§ Your task
A copy is needed of each line in the records that has the word "with".

§ Material for this task
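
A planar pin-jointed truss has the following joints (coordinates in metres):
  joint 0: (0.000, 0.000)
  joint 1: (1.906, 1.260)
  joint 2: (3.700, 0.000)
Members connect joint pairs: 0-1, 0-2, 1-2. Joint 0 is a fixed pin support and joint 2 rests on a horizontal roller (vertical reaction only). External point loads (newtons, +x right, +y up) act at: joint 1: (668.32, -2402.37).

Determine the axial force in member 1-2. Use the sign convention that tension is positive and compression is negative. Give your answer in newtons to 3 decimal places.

N=3 nodes, M=3 members, R=3 reactions → 2N=6, M+R=6
member 0 (0-1): L=2.2848, (cx,cy)=(0.8342,0.5515)
member 1 (0-2): L=3.7000, (cx,cy)=(1.0000,0.0000)
member 2 (1-2): L=2.1923, (cx,cy)=(0.8183,-0.5747)
solve A·x = −loads:
  F[0-1] = -1699.5394 N (compression)
  F[0-2] = +2086.0735 N (tension)
  F[1-2] = -2549.1811 N (compression)
  Rx@0 = -668.3200 N
  Ry@0 = +937.2348 N
  Ry@2 = +1465.1352 N

-2549.181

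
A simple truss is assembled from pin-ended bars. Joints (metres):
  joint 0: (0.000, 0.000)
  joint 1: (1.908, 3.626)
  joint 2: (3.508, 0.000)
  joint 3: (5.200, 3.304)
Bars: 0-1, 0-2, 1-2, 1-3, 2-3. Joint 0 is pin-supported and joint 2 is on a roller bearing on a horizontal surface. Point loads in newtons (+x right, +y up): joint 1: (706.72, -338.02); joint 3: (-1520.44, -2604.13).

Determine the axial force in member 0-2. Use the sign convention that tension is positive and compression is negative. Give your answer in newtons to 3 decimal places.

-1024.378

N=4 nodes, M=5 members, R=3 reactions → 2N=8, M+R=8
member 0 (0-1): L=4.0974, (cx,cy)=(0.4657,0.8850)
member 1 (0-2): L=3.5080, (cx,cy)=(1.0000,0.0000)
member 2 (1-2): L=3.9633, (cx,cy)=(0.4037,-0.9149)
member 3 (1-3): L=3.3077, (cx,cy)=(0.9953,-0.0973)
member 4 (2-3): L=3.7120, (cx,cy)=(0.4558,0.8901)
solve A·x = −loads:
  F[0-1] = +452.3805 N (tension)
  F[0-2] = -1024.3782 N (compression)
  F[1-2] = -788.0229 N (compression)
  F[1-3] = -178.7843 N (compression)
  F[2-3] = -2945.2948 N (compression)
  Rx@0 = +813.7200 N
  Ry@0 = -400.3389 N
  Ry@2 = +3342.4889 N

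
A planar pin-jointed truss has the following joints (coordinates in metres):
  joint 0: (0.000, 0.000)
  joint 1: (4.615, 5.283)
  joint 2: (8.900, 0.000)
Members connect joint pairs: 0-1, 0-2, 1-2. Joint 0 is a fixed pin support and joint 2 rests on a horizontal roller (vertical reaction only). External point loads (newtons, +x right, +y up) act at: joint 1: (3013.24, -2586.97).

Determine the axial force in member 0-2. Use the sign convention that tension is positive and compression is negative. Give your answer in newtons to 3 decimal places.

N=3 nodes, M=3 members, R=3 reactions → 2N=6, M+R=6
member 0 (0-1): L=7.0149, (cx,cy)=(0.6579,0.7531)
member 1 (0-2): L=8.9000, (cx,cy)=(1.0000,0.0000)
member 2 (1-2): L=6.8023, (cx,cy)=(0.6299,-0.7766)
solve A·x = −loads:
  F[0-1] = +721.1665 N (tension)
  F[0-2] = +2538.7927 N (tension)
  F[1-2] = -4030.2531 N (compression)
  Rx@0 = -3013.2400 N
  Ry@0 = -543.1214 N
  Ry@2 = +3130.0914 N

2538.793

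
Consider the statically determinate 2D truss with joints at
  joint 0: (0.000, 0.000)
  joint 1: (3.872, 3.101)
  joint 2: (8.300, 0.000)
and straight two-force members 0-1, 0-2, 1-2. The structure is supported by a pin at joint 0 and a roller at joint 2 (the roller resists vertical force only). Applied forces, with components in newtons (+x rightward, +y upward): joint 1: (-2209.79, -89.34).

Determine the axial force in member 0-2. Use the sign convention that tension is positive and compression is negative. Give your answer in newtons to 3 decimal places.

N=3 nodes, M=3 members, R=3 reactions → 2N=6, M+R=6
member 0 (0-1): L=4.9607, (cx,cy)=(0.7805,0.6251)
member 1 (0-2): L=8.3000, (cx,cy)=(1.0000,0.0000)
member 2 (1-2): L=5.4059, (cx,cy)=(0.8191,-0.5736)
solve A·x = −loads:
  F[0-1] = -1396.9827 N (compression)
  F[0-2] = -1119.3970 N (compression)
  F[1-2] = +1366.6012 N (tension)
  Rx@0 = +2209.7900 N
  Ry@0 = +873.2718 N
  Ry@2 = -783.9318 N

-1119.397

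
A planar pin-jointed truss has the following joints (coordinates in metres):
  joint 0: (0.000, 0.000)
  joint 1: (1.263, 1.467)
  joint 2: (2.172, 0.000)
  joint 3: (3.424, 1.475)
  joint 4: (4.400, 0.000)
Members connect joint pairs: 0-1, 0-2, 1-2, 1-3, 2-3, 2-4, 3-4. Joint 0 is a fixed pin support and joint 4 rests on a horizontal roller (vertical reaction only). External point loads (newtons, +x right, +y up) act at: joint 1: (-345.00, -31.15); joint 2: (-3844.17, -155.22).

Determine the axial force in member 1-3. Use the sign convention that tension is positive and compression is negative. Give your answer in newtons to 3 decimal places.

44.644

N=5 nodes, M=7 members, R=3 reactions → 2N=10, M+R=10
member 0 (0-1): L=1.9358, (cx,cy)=(0.6524,0.7578)
member 1 (0-2): L=2.1720, (cx,cy)=(1.0000,0.0000)
member 2 (1-2): L=1.7258, (cx,cy)=(0.5267,-0.8500)
member 3 (1-3): L=2.1610, (cx,cy)=(1.0000,0.0037)
member 4 (2-3): L=1.9347, (cx,cy)=(0.6471,0.7624)
member 5 (2-4): L=2.2280, (cx,cy)=(1.0000,0.0000)
member 6 (3-4): L=1.7687, (cx,cy)=(0.5518,-0.8340)
solve A·x = −loads:
  F[0-1] = -284.8022 N (compression)
  F[0-2] = -4003.3511 N (compression)
  F[1-2] = +217.4569 N (tension)
  F[1-3] = +44.6438 N (tension)
  F[2-3] = -38.8618 N (compression)
  F[2-4] = -19.4951 N (compression)
  F[3-4] = +35.3284 N (tension)
  Rx@0 = +4189.1700 N
  Ry@0 = +215.8324 N
  Ry@4 = -29.4624 N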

§ Exercise output
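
Consider the statically determinate 2D truss with joints at
and straight two-force members 0-1, 0-2, 1-2. The structure is supported by a pin at joint 0 and a roller at joint 2 (the roller resists vertical force only). Applied forces, with components in newtons (+x rightward, +y upward): joint 1: (-2209.79, -89.34).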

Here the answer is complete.